--- EXERCISE INPUTS Enclosed Below ---

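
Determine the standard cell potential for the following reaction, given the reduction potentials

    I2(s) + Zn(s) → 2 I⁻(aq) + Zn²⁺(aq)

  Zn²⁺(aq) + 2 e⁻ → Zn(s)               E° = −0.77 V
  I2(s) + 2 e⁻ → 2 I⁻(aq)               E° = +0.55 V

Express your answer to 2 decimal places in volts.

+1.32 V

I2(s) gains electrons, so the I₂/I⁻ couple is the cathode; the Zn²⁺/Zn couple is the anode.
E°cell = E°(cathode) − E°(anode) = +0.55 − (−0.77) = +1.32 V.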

--- End of Enclosed EXERCISE INPUTS ---
--- EXERCISE INPUTS Enclosed Below ---

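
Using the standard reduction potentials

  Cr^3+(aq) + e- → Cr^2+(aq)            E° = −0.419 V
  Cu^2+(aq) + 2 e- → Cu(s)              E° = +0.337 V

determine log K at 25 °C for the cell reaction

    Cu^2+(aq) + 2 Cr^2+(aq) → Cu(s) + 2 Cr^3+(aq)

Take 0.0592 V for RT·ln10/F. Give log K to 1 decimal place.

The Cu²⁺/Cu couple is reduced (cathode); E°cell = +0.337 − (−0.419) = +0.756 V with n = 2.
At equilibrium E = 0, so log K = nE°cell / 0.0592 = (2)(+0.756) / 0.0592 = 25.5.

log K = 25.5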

--- End of Enclosed EXERCISE INPUTS ---

_EXERCISE REQUIREMENTS_
Using the entries, return every line where the word "reaction" can be found.

_RESPONSE TO THIS TASK_
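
Determine the standard cell potential for the following reaction, given the reduction potentials
determine log K at 25 °C for the cell reaction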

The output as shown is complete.